**Directions**:
All that is wanted is how many lines in the records below include the string "following".

**Provided information**:
┏━━
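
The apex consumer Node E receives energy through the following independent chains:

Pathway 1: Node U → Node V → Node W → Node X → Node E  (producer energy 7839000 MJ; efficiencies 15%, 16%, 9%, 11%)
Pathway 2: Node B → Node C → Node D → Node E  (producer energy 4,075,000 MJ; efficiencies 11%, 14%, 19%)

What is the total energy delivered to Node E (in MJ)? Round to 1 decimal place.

13786.0 MJ

Pathway 1: 7839000 × 0.15 × 0.16 × 0.09 × 0.11 = 1862.5464 MJ
Pathway 2: 4075000 × 0.11 × 0.14 × 0.19 = 11923.45 MJ
Total at Node E: 1862.5464 + 11923.45 = 13785.9964 MJ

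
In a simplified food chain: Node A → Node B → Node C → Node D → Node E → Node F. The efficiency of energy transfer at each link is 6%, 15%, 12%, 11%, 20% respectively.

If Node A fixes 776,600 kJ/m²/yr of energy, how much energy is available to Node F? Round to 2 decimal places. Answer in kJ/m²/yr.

18.45 kJ/m²/yr

Node B: 776600 × 0.06 = 46596 kJ/m²/yr
Node C: 46596 × 0.15 = 6989.4 kJ/m²/yr
Node D: 6989.4 × 0.12 = 838.728 kJ/m²/yr
Node E: 838.728 × 0.11 = 92.26008 kJ/m²/yr
Node F: 92.26008 × 0.2 = 18.452016 kJ/m²/yr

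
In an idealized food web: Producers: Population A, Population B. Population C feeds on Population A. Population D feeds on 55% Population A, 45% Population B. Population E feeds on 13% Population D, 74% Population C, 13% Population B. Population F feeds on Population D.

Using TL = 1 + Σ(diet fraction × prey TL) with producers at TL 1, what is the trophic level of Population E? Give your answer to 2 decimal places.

2.87

Population C: 1 + 1 = 2
Population D: 1 + (0.55×1 + 0.45×1) = 2
Population E: 1 + (0.13×2 + 0.74×2 + 0.13×1) = 2.87
Population F: 1 + 2 = 3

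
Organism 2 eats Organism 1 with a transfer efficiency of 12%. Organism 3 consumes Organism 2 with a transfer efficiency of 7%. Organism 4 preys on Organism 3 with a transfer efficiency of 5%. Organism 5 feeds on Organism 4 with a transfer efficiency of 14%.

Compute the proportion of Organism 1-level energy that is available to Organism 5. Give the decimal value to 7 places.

Product of link efficiencies: 0.12 × 0.07 × 0.05 × 0.14 = 0.0000588

0.0000588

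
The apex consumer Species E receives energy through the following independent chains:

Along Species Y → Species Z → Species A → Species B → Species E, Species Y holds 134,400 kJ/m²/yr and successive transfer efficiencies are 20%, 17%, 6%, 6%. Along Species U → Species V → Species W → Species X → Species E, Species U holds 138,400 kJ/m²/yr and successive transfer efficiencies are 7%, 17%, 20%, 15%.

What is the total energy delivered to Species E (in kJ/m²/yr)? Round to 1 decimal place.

Via Species Y: 134400 × 0.2 × 0.17 × 0.06 × 0.06 = 16.45056 kJ/m²/yr
Via Species U: 138400 × 0.07 × 0.17 × 0.2 × 0.15 = 49.4088 kJ/m²/yr
Total at Species E: 16.45056 + 49.4088 = 65.85936 kJ/m²/yr

65.9 kJ/m²/yr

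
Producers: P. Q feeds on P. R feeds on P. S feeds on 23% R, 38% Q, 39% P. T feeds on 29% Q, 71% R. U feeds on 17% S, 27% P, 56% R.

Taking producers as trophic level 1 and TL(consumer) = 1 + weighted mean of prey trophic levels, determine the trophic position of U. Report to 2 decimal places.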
┗━━
**Answer box**:
2